*** DATASET EXCERPTS Section Begins ***

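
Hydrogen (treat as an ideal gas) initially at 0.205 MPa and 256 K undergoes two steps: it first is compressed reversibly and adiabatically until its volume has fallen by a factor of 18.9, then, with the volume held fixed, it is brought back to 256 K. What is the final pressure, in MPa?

P₃ ≈ 3.87 MPa

For a diatomic ideal gas γ = 7/5.
Adiabatic step (PV^γ = const): P₂ = 0.205×18.9^(7/5) = 12.55 MPa; T₂ = 256×18.9^(2/5) = 829.5 K.
Isochoric: P₃ = P₂(T₃/T₂) = 12.55 × (256/829.5) = 3.874 MPa.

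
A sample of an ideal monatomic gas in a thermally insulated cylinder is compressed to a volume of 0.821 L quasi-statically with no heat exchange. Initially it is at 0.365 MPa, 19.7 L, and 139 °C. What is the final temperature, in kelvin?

T₂ ≈ 3430 K

For a reversible adiabat TV^(γ−1) is constant, so T₂ = T₁ (V₁/V₂)^(γ−1).
γ = 5/3 for a monatomic ideal gas.
T₁ = 139 °C = 412.1 K.
T₂ = 412.1 × (19.7/0.821)^(2/3) = 3429 K.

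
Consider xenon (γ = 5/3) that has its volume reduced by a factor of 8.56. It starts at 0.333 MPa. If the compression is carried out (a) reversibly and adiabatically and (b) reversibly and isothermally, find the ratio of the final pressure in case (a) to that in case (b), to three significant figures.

Isothermal: P_b = P₁(V₁/V₂) = 0.333×8.56.
Adiabatic: P_a = P₁(V₁/V₂)^γ = 0.333×8.56^(5/3).
P_a/P_b = (V₁/V₂)^(γ−1) = 8.56^(2/3) = 4.185.

P_adiabatic / P_isothermal ≈ 4.18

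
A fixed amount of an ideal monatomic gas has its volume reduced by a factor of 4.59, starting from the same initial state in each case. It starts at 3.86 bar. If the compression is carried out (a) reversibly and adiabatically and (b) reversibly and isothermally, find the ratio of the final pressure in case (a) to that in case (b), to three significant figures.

For a monatomic ideal gas γ = 5/3.
Isothermal: P_b = P₁(V₁/V₂) = 3.86×4.59.
Adiabatic: P_a = P₁(V₁/V₂)^γ = 3.86×4.59^(5/3).
P_a/P_b = (V₁/V₂)^(γ−1) = 4.59^(2/3) = 2.762.

P_adiabatic / P_isothermal ≈ 2.76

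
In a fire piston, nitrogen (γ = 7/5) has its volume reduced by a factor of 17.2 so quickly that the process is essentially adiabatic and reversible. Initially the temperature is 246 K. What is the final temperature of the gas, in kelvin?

T₂ ≈ 768 K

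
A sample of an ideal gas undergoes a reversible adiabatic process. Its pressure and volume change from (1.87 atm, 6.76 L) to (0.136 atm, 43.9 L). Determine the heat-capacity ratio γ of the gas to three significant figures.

PV^γ = const ⇒ γ = ln(P₂/P₁) / ln(V₁/V₂).
γ = ln(0.136/1.87) / ln(6.76/43.9) = 1.401.

γ ≈ 1.40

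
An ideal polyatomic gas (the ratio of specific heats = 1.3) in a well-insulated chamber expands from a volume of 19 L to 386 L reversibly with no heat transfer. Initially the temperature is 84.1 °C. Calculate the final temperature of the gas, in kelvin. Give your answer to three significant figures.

T₂ ≈ 145 K

For a reversible adiabat TV^(γ−1) is constant, so T₂ = T₁ (V₁/V₂)^(γ−1).
T₁ = 84.1 °C = 357.2 K.
T₂ = 357.2 × (19/386)^(0.3) = 144.8 K.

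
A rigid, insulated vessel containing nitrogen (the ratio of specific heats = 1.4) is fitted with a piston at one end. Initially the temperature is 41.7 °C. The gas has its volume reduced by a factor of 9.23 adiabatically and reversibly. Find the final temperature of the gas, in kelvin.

For a reversible adiabat TV^(γ−1) is constant, so T₂ = T₁ (V₁/V₂)^(γ−1).
T₁ = 41.7 °C = 314.8 K.
T₂ = 314.8 × 9.23^(0.4) = 765.9 K.

T₂ ≈ 766 K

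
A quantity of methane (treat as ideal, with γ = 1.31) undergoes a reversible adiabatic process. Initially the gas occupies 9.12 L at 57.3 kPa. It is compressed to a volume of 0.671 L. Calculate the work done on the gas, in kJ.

W ≈ 2.10 kJ

P₂ = P₁(V₁/V₂)^γ = 57.3×(9.12/0.671)^(1.31) = 1749 kPa.
For a reversible adiabat, W_by_gas = (P₁V₁ − P₂V₂)/(γ−1).
W_by = (57300×0.00912 − 1.749×10^6×0.000671) / (0.31) = -2100 J.
W_on_gas = −W_by = 2100 J.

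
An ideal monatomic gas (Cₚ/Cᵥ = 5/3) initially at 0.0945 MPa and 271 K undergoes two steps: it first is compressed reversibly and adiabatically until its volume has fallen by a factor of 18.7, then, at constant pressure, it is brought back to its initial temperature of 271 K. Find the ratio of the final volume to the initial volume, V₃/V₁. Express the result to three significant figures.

Adiabatic step: V₂/V₁ = 0.05348; T₂ = T₁·18.7^(2/3) = 1909 K.
Isobaric step: V₃/V₂ = T₃/T₂ = 271/1909.
V₃/V₁ = (V₂/V₁)(V₃/V₂) = 0.05348 × (271/1909) = 0.00759.

V₃/V₁ ≈ 0.00759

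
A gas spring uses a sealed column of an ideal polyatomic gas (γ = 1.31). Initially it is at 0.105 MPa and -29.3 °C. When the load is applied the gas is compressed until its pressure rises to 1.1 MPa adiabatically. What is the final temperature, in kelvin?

Along an adiabat T P^((1−γ)/γ) is constant, so T₂ = T₁ (P₂/P₁)^((γ−1)/γ).
T₁ = -29.3 °C = 243.8 K.
T₂ = 243.8 × (1.1/0.105)^(0.237) = 425.2 K.

T₂ ≈ 425 K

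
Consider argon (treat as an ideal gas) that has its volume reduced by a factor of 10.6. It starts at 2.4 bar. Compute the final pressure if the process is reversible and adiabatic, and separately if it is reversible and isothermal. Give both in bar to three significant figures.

adiabatic: 123 bar; isothermal: 25.4 bar

For a monatomic ideal gas γ = 5/3.
Isothermal: P₂ = P₁(V₁/V₂) = 2.4×10.6 = 25.44 bar.
Adiabatic: P₂ = P₁(V₁/V₂)^γ = 2.4×10.6^(5/3) = 122.8 bar.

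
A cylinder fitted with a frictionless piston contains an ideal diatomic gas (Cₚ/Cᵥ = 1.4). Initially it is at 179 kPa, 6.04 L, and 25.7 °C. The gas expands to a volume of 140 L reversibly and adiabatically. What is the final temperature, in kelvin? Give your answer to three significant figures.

T₂ ≈ 85.0 K

Adiabatic: T₁V₁^(γ−1) = T₂V₂^(γ−1) ⇒ T₂ = T₁ (V₁/V₂)^(γ−1).
T₁ = 25.7 °C = 298.8 K.
T₂ = 298.8 × (6.04/140)^(0.4) = 85 K.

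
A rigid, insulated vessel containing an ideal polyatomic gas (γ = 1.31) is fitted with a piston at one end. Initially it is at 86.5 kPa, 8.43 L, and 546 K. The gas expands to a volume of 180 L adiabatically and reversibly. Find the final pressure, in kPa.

P₂ ≈ 1.57 kPa

Adiabatic: P₁V₁^γ = P₂V₂^γ ⇒ P₂ = P₁ (V₁/V₂)^γ.
P₂ = 86.5 × (8.43/180)^(1.31) = 1.568 kPa.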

*** DATASET EXCERPTS Section Ends ***

▸ WORK TO COMPLETE: A verbatim copy of every entry is needed.

▸ REPLY TO THE TASK:
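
Hydrogen (treat as an ideal gas) initially at 0.205 MPa and 256 K undergoes two steps: it first is compressed reversibly and adiabatically until its volume has fallen by a factor of 18.9, then, with the volume held fixed, it is brought back to 256 K. What is the final pressure, in MPa?

P₃ ≈ 3.87 MPa

For a diatomic ideal gas γ = 7/5.
Adiabatic step (PV^γ = const): P₂ = 0.205×18.9^(7/5) = 12.55 MPa; T₂ = 256×18.9^(2/5) = 829.5 K.
Isochoric: P₃ = P₂(T₃/T₂) = 12.55 × (256/829.5) = 3.874 MPa.

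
A sample of an ideal monatomic gas in a thermally insulated cylinder is compressed to a volume of 0.821 L quasi-statically with no heat exchange. Initially it is at 0.365 MPa, 19.7 L, and 139 °C. What is the final temperature, in kelvin?

T₂ ≈ 3430 K

For a reversible adiabat TV^(γ−1) is constant, so T₂ = T₁ (V₁/V₂)^(γ−1).
γ = 5/3 for a monatomic ideal gas.
T₁ = 139 °C = 412.1 K.
T₂ = 412.1 × (19.7/0.821)^(2/3) = 3429 K.

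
Consider xenon (γ = 5/3) that has its volume reduced by a factor of 8.56. It starts at 0.333 MPa. If the compression is carried out (a) reversibly and adiabatically and (b) reversibly and isothermally, find the ratio of the final pressure in case (a) to that in case (b), to three significant figures.

Isothermal: P_b = P₁(V₁/V₂) = 0.333×8.56.
Adiabatic: P_a = P₁(V₁/V₂)^γ = 0.333×8.56^(5/3).
P_a/P_b = (V₁/V₂)^(γ−1) = 8.56^(2/3) = 4.185.

P_adiabatic / P_isothermal ≈ 4.18

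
A fixed amount of an ideal monatomic gas has its volume reduced by a factor of 4.59, starting from the same initial state in each case. It starts at 3.86 bar. If the compression is carried out (a) reversibly and adiabatically and (b) reversibly and isothermally, find the ratio of the final pressure in case (a) to that in case (b), to three significant figures.

For a monatomic ideal gas γ = 5/3.
Isothermal: P_b = P₁(V₁/V₂) = 3.86×4.59.
Adiabatic: P_a = P₁(V₁/V₂)^γ = 3.86×4.59^(5/3).
P_a/P_b = (V₁/V₂)^(γ−1) = 4.59^(2/3) = 2.762.

P_adiabatic / P_isothermal ≈ 2.76

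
In a fire piston, nitrogen (γ = 7/5) has its volume reduced by a factor of 17.2 so quickly that the process is essentially adiabatic and reversible. Initially the temperature is 246 K. What is the final temperature of the gas, in kelvin?

T₂ ≈ 768 K

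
A sample of an ideal gas undergoes a reversible adiabatic process. Its pressure and volume change from (1.87 atm, 6.76 L) to (0.136 atm, 43.9 L). Determine the heat-capacity ratio γ of the gas to three significant figures.

PV^γ = const ⇒ γ = ln(P₂/P₁) / ln(V₁/V₂).
γ = ln(0.136/1.87) / ln(6.76/43.9) = 1.401.

γ ≈ 1.40

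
An ideal polyatomic gas (the ratio of specific heats = 1.3) in a well-insulated chamber expands from a volume of 19 L to 386 L reversibly with no heat transfer. Initially the temperature is 84.1 °C. Calculate the final temperature of the gas, in kelvin. Give your answer to three significant figures.

T₂ ≈ 145 K

For a reversible adiabat TV^(γ−1) is constant, so T₂ = T₁ (V₁/V₂)^(γ−1).
T₁ = 84.1 °C = 357.2 K.
T₂ = 357.2 × (19/386)^(0.3) = 144.8 K.

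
A rigid, insulated vessel containing nitrogen (the ratio of specific heats = 1.4) is fitted with a piston at one end. Initially the temperature is 41.7 °C. The gas has its volume reduced by a factor of 9.23 adiabatically and reversibly. Find the final temperature of the gas, in kelvin.

For a reversible adiabat TV^(γ−1) is constant, so T₂ = T₁ (V₁/V₂)^(γ−1).
T₁ = 41.7 °C = 314.8 K.
T₂ = 314.8 × 9.23^(0.4) = 765.9 K.

T₂ ≈ 766 K

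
A quantity of methane (treat as ideal, with γ = 1.31) undergoes a reversible adiabatic process. Initially the gas occupies 9.12 L at 57.3 kPa. It is compressed to a volume of 0.671 L. Calculate the work done on the gas, in kJ.

W ≈ 2.10 kJ

P₂ = P₁(V₁/V₂)^γ = 57.3×(9.12/0.671)^(1.31) = 1749 kPa.
For a reversible adiabat, W_by_gas = (P₁V₁ − P₂V₂)/(γ−1).
W_by = (57300×0.00912 − 1.749×10^6×0.000671) / (0.31) = -2100 J.
W_on_gas = −W_by = 2100 J.

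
An ideal monatomic gas (Cₚ/Cᵥ = 5/3) initially at 0.0945 MPa and 271 K undergoes two steps: it first is compressed reversibly and adiabatically until its volume has fallen by a factor of 18.7, then, at constant pressure, it is brought back to its initial temperature of 271 K. Find the ratio of the final volume to the initial volume, V₃/V₁. Express the result to three significant figures.

Adiabatic step: V₂/V₁ = 0.05348; T₂ = T₁·18.7^(2/3) = 1909 K.
Isobaric step: V₃/V₂ = T₃/T₂ = 271/1909.
V₃/V₁ = (V₂/V₁)(V₃/V₂) = 0.05348 × (271/1909) = 0.00759.

V₃/V₁ ≈ 0.00759

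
A gas spring uses a sealed column of an ideal polyatomic gas (γ = 1.31). Initially it is at 0.105 MPa and -29.3 °C. When the load is applied the gas is compressed until its pressure rises to 1.1 MPa adiabatically. What is the final temperature, in kelvin?

Along an adiabat T P^((1−γ)/γ) is constant, so T₂ = T₁ (P₂/P₁)^((γ−1)/γ).
T₁ = -29.3 °C = 243.8 K.
T₂ = 243.8 × (1.1/0.105)^(0.237) = 425.2 K.

T₂ ≈ 425 K

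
Consider argon (treat as an ideal gas) that has its volume reduced by a factor of 10.6. It starts at 2.4 bar. Compute the final pressure if the process is reversible and adiabatic, and separately if it is reversible and isothermal. Give both in bar to three significant figures.

adiabatic: 123 bar; isothermal: 25.4 bar

For a monatomic ideal gas γ = 5/3.
Isothermal: P₂ = P₁(V₁/V₂) = 2.4×10.6 = 25.44 bar.
Adiabatic: P₂ = P₁(V₁/V₂)^γ = 2.4×10.6^(5/3) = 122.8 bar.

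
A cylinder fitted with a frictionless piston contains an ideal diatomic gas (Cₚ/Cᵥ = 1.4). Initially it is at 179 kPa, 6.04 L, and 25.7 °C. The gas expands to a volume of 140 L reversibly and adiabatically. What is the final temperature, in kelvin? Give your answer to three significant figures.

T₂ ≈ 85.0 K

Adiabatic: T₁V₁^(γ−1) = T₂V₂^(γ−1) ⇒ T₂ = T₁ (V₁/V₂)^(γ−1).
T₁ = 25.7 °C = 298.8 K.
T₂ = 298.8 × (6.04/140)^(0.4) = 85 K.

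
A rigid, insulated vessel containing an ideal polyatomic gas (γ = 1.31) is fitted with a piston at one end. Initially it is at 86.5 kPa, 8.43 L, and 546 K. The gas expands to a volume of 180 L adiabatically and reversibly. Find the final pressure, in kPa.

P₂ ≈ 1.57 kPa

Adiabatic: P₁V₁^γ = P₂V₂^γ ⇒ P₂ = P₁ (V₁/V₂)^γ.
P₂ = 86.5 × (8.43/180)^(1.31) = 1.568 kPa.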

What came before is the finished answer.